-------- INPUT FOR THIS TASK --------
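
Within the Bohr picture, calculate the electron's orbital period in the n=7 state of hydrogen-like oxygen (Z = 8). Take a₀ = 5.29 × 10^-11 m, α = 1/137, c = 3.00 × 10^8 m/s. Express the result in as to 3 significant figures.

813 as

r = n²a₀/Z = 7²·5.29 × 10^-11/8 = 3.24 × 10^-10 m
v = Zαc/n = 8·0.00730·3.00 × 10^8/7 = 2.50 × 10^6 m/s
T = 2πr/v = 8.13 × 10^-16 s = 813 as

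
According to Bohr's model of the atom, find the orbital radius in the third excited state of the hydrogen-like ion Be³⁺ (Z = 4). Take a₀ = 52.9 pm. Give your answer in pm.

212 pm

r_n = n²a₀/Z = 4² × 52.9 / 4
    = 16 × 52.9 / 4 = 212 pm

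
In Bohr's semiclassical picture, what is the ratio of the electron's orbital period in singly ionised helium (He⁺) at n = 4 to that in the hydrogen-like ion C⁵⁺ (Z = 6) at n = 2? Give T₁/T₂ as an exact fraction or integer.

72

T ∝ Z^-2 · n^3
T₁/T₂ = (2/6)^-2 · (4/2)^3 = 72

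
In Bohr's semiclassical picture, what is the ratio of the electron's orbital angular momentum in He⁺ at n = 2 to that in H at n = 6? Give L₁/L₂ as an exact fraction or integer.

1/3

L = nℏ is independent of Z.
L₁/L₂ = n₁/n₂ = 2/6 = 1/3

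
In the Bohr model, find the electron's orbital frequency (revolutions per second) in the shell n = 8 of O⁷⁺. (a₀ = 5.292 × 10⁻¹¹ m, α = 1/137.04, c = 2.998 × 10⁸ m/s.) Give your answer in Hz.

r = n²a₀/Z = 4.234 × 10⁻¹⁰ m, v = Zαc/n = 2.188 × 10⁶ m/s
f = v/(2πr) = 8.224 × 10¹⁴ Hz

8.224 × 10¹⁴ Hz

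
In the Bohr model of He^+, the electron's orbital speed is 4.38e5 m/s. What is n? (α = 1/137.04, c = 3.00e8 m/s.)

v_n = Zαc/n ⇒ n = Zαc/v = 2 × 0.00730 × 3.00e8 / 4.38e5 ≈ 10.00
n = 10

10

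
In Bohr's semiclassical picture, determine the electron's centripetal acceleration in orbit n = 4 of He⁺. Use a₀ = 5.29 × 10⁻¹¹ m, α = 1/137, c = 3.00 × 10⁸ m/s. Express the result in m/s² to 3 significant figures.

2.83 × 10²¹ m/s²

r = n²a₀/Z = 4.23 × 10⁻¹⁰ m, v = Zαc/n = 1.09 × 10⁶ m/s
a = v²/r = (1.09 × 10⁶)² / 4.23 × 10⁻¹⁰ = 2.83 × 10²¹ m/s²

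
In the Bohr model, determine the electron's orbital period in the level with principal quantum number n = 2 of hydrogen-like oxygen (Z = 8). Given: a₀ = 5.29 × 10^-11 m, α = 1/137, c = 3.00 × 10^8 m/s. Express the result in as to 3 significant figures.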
--------
-------- INPUT FOR THIS TASK --------
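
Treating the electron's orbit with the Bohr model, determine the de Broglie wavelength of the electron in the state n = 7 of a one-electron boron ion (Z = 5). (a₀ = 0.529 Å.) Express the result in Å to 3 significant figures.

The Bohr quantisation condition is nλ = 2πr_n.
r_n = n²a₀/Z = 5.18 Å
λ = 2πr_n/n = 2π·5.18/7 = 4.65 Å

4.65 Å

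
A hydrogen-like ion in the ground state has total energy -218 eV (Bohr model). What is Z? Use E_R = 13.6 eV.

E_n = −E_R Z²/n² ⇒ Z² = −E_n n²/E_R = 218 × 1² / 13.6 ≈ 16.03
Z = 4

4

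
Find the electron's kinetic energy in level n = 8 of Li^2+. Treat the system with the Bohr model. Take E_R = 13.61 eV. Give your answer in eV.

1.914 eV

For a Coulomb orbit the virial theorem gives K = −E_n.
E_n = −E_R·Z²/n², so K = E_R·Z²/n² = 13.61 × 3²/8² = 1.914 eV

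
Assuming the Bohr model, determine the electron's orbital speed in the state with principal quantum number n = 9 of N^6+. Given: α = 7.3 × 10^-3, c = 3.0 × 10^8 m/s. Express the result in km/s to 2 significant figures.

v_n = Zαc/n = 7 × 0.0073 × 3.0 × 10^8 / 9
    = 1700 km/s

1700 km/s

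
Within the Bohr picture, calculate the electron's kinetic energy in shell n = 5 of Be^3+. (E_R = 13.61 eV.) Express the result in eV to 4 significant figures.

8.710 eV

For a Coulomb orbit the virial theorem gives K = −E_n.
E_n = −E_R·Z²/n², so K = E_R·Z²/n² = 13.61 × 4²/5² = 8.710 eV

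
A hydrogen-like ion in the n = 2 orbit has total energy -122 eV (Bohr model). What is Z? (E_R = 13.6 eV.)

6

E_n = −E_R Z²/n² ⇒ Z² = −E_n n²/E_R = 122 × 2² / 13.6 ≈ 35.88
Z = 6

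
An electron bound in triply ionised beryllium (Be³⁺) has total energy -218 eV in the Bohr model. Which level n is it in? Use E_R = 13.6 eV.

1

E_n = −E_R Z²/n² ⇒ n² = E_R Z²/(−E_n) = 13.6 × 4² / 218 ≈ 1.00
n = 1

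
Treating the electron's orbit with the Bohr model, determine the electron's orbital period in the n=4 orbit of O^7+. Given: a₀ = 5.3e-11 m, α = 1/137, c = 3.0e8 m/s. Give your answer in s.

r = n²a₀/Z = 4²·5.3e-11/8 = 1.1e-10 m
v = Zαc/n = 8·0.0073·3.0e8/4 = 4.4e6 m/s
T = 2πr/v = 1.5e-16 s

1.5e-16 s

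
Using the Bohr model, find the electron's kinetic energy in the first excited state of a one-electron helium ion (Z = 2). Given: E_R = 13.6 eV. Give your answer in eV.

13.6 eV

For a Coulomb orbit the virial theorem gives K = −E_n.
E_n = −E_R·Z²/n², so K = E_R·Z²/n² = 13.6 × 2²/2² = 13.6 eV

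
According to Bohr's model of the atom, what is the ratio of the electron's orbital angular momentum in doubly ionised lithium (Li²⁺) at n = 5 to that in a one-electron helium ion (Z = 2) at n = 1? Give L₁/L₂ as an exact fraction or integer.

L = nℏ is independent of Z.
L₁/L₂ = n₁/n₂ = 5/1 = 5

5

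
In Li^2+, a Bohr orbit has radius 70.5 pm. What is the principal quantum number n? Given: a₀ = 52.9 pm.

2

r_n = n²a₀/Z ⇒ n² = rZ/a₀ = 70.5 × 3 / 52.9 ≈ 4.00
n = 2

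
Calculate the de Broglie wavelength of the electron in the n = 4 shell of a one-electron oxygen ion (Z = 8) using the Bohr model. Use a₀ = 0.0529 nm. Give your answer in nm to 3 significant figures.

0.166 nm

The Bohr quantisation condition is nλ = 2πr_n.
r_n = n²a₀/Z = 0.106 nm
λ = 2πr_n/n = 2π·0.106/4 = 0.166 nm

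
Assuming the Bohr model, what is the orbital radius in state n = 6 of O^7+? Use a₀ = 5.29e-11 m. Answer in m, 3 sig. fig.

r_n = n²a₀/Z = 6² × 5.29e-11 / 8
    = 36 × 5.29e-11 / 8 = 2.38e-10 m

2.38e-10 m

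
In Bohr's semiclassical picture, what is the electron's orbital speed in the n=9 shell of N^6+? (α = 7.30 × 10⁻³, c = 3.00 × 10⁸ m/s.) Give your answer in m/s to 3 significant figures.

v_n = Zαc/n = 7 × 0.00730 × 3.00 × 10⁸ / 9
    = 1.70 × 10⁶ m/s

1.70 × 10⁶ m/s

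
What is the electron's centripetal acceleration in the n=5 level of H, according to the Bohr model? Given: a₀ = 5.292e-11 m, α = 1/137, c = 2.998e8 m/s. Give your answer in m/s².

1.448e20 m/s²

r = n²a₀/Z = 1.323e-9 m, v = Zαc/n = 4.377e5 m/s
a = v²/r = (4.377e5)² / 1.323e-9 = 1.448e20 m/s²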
--------
-------- INPUT FOR THIS TASK --------
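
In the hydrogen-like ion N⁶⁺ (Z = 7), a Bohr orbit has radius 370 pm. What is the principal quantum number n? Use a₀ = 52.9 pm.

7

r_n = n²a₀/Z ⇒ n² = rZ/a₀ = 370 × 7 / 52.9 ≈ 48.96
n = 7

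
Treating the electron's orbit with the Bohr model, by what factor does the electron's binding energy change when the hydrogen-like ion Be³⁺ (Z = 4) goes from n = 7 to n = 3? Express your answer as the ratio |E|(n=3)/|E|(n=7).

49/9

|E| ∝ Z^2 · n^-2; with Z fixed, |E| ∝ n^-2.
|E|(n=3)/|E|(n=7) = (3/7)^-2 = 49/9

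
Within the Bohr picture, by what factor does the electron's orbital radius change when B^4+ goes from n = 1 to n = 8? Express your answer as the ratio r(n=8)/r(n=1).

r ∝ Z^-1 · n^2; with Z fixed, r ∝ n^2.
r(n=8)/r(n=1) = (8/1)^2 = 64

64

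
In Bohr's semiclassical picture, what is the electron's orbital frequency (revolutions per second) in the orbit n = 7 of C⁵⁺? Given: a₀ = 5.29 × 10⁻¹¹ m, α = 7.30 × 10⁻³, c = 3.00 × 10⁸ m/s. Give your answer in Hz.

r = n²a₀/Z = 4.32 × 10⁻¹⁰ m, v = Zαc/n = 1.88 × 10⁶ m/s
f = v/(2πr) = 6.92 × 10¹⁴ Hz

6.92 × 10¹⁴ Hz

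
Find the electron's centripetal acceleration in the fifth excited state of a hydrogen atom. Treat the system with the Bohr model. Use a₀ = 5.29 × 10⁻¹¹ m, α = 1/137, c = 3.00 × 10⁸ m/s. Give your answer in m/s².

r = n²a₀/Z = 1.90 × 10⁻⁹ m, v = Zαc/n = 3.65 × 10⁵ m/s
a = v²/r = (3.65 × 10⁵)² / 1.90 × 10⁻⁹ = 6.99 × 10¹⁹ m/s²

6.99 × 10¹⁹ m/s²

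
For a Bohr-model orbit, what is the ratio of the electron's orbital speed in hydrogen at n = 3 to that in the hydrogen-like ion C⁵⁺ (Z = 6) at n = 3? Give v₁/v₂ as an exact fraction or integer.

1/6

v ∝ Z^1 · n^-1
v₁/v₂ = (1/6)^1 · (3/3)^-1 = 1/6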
--------
» TASK STATEMENT
Taking the lines above, repeat exactly those from the line that contains "T₁/T₂ as an exact fraction or integer." through the line that contains "In the Bohr model, determine", and both of those lines as well. Include nothing else.

» EXERCISE RESPONSE
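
In Bohr's semiclassical picture, what is the ratio of the electron's orbital period in singly ionised helium (He⁺) at n = 4 to that in the hydrogen-like ion C⁵⁺ (Z = 6) at n = 2? Give T₁/T₂ as an exact fraction or integer.

72

T ∝ Z^-2 · n^3
T₁/T₂ = (2/6)^-2 · (4/2)^3 = 72

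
In Bohr's semiclassical picture, what is the ratio of the electron's orbital angular momentum in He⁺ at n = 2 to that in H at n = 6? Give L₁/L₂ as an exact fraction or integer.

1/3

L = nℏ is independent of Z.
L₁/L₂ = n₁/n₂ = 2/6 = 1/3

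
In the Bohr model, find the electron's orbital frequency (revolutions per second) in the shell n = 8 of O⁷⁺. (a₀ = 5.292 × 10⁻¹¹ m, α = 1/137.04, c = 2.998 × 10⁸ m/s.) Give your answer in Hz.

r = n²a₀/Z = 4.234 × 10⁻¹⁰ m, v = Zαc/n = 2.188 × 10⁶ m/s
f = v/(2πr) = 8.224 × 10¹⁴ Hz

8.224 × 10¹⁴ Hz

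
In the Bohr model of He^+, the electron's orbital speed is 4.38e5 m/s. What is n? (α = 1/137.04, c = 3.00e8 m/s.)

v_n = Zαc/n ⇒ n = Zαc/v = 2 × 0.00730 × 3.00e8 / 4.38e5 ≈ 10.00
n = 10

10

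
In Bohr's semiclassical picture, determine the electron's centripetal acceleration in orbit n = 4 of He⁺. Use a₀ = 5.29 × 10⁻¹¹ m, α = 1/137, c = 3.00 × 10⁸ m/s. Express the result in m/s² to 3 significant figures.

2.83 × 10²¹ m/s²

r = n²a₀/Z = 4.23 × 10⁻¹⁰ m, v = Zαc/n = 1.09 × 10⁶ m/s
a = v²/r = (1.09 × 10⁶)² / 4.23 × 10⁻¹⁰ = 2.83 × 10²¹ m/s²

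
In the Bohr model, determine the electron's orbital period in the level with principal quantum number n = 2 of hydrogen-like oxygen (Z = 8). Given: a₀ = 5.29 × 10^-11 m, α = 1/137, c = 3.00 × 10^8 m/s. Express the result in as to 3 significant figures.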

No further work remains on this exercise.